▶ _Input for this task_:
+ + +
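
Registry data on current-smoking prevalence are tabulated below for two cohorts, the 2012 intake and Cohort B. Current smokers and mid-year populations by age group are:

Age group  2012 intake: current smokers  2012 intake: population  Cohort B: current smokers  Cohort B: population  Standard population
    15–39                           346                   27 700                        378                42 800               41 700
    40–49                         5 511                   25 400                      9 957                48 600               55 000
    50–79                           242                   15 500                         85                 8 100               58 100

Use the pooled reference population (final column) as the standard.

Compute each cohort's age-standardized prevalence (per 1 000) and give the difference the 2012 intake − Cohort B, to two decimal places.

Age-specific rates per 1 000 for the 2012 intake: 12.491, 216.969, 15.613.
For Cohort B: 8.832, 204.877, 10.494.
Standard total = 154 800; weights = 0.2694, 0.3553, 0.3753.
The 2012 intake: 0.2694×12.491 + 0.3553×216.969 + 0.3753×15.613 = 86.3130 per 1 000.
Cohort B: 0.2694×8.832 + 0.3553×204.877 + 0.3753×10.494 = 79.1097 per 1 000.
Difference = 86.3130 − 79.1097 = 7.2033.

7.20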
+ + +
▶ _Brief_: Repeat every entry above exactly, leaving nothing out.

▶ _Answer to the exercise_:
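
Registry data on current-smoking prevalence are tabulated below for two cohorts, the 2012 intake and Cohort B. Current smokers and mid-year populations by age group are:

Age group  2012 intake: current smokers  2012 intake: population  Cohort B: current smokers  Cohort B: population  Standard population
    15–39                           346                   27 700                        378                42 800               41 700
    40–49                         5 511                   25 400                      9 957                48 600               55 000
    50–79                           242                   15 500                         85                 8 100               58 100

Use the pooled reference population (final column) as the standard.

Compute each cohort's age-standardized prevalence (per 1 000) and give the difference the 2012 intake − Cohort B, to two decimal places.

Age-specific rates per 1 000 for the 2012 intake: 12.491, 216.969, 15.613.
For Cohort B: 8.832, 204.877, 10.494.
Standard total = 154 800; weights = 0.2694, 0.3553, 0.3753.
The 2012 intake: 0.2694×12.491 + 0.3553×216.969 + 0.3753×15.613 = 86.3130 per 1 000.
Cohort B: 0.2694×8.832 + 0.3553×204.877 + 0.3753×10.494 = 79.1097 per 1 000.
Difference = 86.3130 − 79.1097 = 7.2033.

7.20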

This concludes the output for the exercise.